> [Work to complete]: Here are some entries; quote each one exactly.

[Collected data]
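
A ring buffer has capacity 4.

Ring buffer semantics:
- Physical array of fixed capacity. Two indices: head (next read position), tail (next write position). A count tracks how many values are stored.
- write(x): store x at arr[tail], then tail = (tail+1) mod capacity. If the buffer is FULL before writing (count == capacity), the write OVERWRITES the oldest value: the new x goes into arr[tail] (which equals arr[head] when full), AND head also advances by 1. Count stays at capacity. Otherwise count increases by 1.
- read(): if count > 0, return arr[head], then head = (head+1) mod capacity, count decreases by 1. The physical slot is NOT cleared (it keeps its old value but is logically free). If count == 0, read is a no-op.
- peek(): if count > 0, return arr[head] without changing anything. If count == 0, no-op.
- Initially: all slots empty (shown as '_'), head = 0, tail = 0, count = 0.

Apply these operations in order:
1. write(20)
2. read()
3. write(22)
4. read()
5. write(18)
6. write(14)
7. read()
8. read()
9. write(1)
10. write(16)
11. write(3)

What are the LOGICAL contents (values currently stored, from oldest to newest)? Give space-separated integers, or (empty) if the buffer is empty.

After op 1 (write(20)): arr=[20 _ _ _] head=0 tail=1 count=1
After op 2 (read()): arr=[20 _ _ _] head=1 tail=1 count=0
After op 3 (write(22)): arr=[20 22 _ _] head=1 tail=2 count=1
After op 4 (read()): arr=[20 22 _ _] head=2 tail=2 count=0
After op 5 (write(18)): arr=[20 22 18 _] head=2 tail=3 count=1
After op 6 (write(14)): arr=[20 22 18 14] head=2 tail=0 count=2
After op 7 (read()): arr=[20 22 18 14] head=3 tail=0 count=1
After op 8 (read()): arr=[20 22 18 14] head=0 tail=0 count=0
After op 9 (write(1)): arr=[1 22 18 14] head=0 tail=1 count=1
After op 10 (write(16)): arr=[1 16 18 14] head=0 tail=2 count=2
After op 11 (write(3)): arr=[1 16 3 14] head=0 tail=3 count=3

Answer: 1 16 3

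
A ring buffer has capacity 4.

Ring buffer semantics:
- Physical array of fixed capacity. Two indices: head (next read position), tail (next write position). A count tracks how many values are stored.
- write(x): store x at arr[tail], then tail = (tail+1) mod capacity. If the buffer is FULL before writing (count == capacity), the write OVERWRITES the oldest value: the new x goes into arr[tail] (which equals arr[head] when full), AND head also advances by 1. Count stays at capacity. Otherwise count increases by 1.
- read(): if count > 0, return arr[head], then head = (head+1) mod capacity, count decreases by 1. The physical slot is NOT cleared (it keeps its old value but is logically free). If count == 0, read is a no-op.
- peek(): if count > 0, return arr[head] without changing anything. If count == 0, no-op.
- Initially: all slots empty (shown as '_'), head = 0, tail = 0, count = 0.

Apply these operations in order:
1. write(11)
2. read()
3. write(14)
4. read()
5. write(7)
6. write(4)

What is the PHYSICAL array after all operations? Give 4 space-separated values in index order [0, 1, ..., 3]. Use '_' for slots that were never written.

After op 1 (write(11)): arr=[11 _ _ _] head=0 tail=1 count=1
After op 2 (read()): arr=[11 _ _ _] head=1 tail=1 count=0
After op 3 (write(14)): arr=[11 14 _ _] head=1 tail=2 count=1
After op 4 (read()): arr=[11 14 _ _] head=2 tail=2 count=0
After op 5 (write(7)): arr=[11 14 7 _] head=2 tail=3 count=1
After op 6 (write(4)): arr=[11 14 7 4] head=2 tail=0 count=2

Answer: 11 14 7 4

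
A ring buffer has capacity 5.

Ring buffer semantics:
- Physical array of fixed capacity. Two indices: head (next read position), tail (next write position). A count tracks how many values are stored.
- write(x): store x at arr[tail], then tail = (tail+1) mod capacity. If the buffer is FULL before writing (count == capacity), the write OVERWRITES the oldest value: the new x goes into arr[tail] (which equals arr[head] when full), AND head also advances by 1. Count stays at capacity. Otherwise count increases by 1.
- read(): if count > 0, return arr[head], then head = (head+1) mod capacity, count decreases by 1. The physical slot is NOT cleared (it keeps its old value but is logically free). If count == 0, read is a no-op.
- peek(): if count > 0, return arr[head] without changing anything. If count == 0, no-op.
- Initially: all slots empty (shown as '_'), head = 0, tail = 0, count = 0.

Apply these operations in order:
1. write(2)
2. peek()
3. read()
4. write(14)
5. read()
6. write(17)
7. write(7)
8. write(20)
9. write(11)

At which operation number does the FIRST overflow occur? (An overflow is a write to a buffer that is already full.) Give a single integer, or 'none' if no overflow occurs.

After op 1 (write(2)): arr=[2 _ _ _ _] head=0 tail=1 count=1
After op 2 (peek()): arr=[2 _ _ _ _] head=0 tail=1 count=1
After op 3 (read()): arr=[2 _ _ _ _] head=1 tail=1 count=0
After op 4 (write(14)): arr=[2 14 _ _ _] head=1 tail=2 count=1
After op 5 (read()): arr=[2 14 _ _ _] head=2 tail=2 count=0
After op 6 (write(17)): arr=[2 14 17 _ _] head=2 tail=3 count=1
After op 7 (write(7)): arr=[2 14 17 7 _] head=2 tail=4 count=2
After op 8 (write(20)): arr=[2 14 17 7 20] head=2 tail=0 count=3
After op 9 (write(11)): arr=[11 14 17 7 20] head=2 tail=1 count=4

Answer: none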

> [Expected answer]:
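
A ring buffer has capacity 4.

Ring buffer semantics:
- Physical array of fixed capacity. Two indices: head (next read position), tail (next write position). A count tracks how many values are stored.
- write(x): store x at arr[tail], then tail = (tail+1) mod capacity. If the buffer is FULL before writing (count == capacity), the write OVERWRITES the oldest value: the new x goes into arr[tail] (which equals arr[head] when full), AND head also advances by 1. Count stays at capacity. Otherwise count increases by 1.
- read(): if count > 0, return arr[head], then head = (head+1) mod capacity, count decreases by 1. The physical slot is NOT cleared (it keeps its old value but is logically free). If count == 0, read is a no-op.
- peek(): if count > 0, return arr[head] without changing anything. If count == 0, no-op.
- Initially: all slots empty (shown as '_'), head = 0, tail = 0, count = 0.

Apply these operations in order:
1. write(20)
2. read()
3. write(22)
4. read()
5. write(18)
6. write(14)
7. read()
8. read()
9. write(1)
10. write(16)
11. write(3)

What are the LOGICAL contents (values currently stored, from oldest to newest)? Give space-separated integers, or (empty) if the buffer is empty.

After op 1 (write(20)): arr=[20 _ _ _] head=0 tail=1 count=1
After op 2 (read()): arr=[20 _ _ _] head=1 tail=1 count=0
After op 3 (write(22)): arr=[20 22 _ _] head=1 tail=2 count=1
After op 4 (read()): arr=[20 22 _ _] head=2 tail=2 count=0
After op 5 (write(18)): arr=[20 22 18 _] head=2 tail=3 count=1
After op 6 (write(14)): arr=[20 22 18 14] head=2 tail=0 count=2
After op 7 (read()): arr=[20 22 18 14] head=3 tail=0 count=1
After op 8 (read()): arr=[20 22 18 14] head=0 tail=0 count=0
After op 9 (write(1)): arr=[1 22 18 14] head=0 tail=1 count=1
After op 10 (write(16)): arr=[1 16 18 14] head=0 tail=2 count=2
After op 11 (write(3)): arr=[1 16 3 14] head=0 tail=3 count=3

Answer: 1 16 3

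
A ring buffer has capacity 4.

Ring buffer semantics:
- Physical array of fixed capacity. Two indices: head (next read position), tail (next write position). A count tracks how many values are stored.
- write(x): store x at arr[tail], then tail = (tail+1) mod capacity. If the buffer is FULL before writing (count == capacity), the write OVERWRITES the oldest value: the new x goes into arr[tail] (which equals arr[head] when full), AND head also advances by 1. Count stays at capacity. Otherwise count increases by 1.
- read(): if count > 0, return arr[head], then head = (head+1) mod capacity, count decreases by 1. The physical slot is NOT cleared (it keeps its old value but is logically free). If count == 0, read is a no-op.
- peek(): if count > 0, return arr[head] without changing anything. If count == 0, no-op.
- Initially: all slots empty (shown as '_'), head = 0, tail = 0, count = 0.

Apply these operations in order:
1. write(11)
2. read()
3. write(14)
4. read()
5. write(7)
6. write(4)

What is the PHYSICAL array after all operations? Give 4 space-separated values in index order [0, 1, ..., 3]. Use '_' for slots that were never written.

After op 1 (write(11)): arr=[11 _ _ _] head=0 tail=1 count=1
After op 2 (read()): arr=[11 _ _ _] head=1 tail=1 count=0
After op 3 (write(14)): arr=[11 14 _ _] head=1 tail=2 count=1
After op 4 (read()): arr=[11 14 _ _] head=2 tail=2 count=0
After op 5 (write(7)): arr=[11 14 7 _] head=2 tail=3 count=1
After op 6 (write(4)): arr=[11 14 7 4] head=2 tail=0 count=2

Answer: 11 14 7 4

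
A ring buffer has capacity 5.

Ring buffer semantics:
- Physical array of fixed capacity. Two indices: head (next read position), tail (next write position). A count tracks how many values are stored.
- write(x): store x at arr[tail], then tail = (tail+1) mod capacity. If the buffer is FULL before writing (count == capacity), the write OVERWRITES the oldest value: the new x goes into arr[tail] (which equals arr[head] when full), AND head also advances by 1. Count stays at capacity. Otherwise count increases by 1.
- read(): if count > 0, return arr[head], then head = (head+1) mod capacity, count decreases by 1. The physical slot is NOT cleared (it keeps its old value but is logically free). If count == 0, read is a no-op.
- peek(): if count > 0, return arr[head] without changing anything. If count == 0, no-op.
- Initially: all slots empty (shown as '_'), head = 0, tail = 0, count = 0.

Apply these operations in order:
1. write(2)
2. peek()
3. read()
4. write(14)
5. read()
6. write(17)
7. write(7)
8. write(20)
9. write(11)

At which operation number does the FIRST overflow occur? (An overflow is a write to a buffer that is already full.) Give a single integer, or 'none' if no overflow occurs.

After op 1 (write(2)): arr=[2 _ _ _ _] head=0 tail=1 count=1
After op 2 (peek()): arr=[2 _ _ _ _] head=0 tail=1 count=1
After op 3 (read()): arr=[2 _ _ _ _] head=1 tail=1 count=0
After op 4 (write(14)): arr=[2 14 _ _ _] head=1 tail=2 count=1
After op 5 (read()): arr=[2 14 _ _ _] head=2 tail=2 count=0
After op 6 (write(17)): arr=[2 14 17 _ _] head=2 tail=3 count=1
After op 7 (write(7)): arr=[2 14 17 7 _] head=2 tail=4 count=2
After op 8 (write(20)): arr=[2 14 17 7 20] head=2 tail=0 count=3
After op 9 (write(11)): arr=[11 14 17 7 20] head=2 tail=1 count=4

Answer: none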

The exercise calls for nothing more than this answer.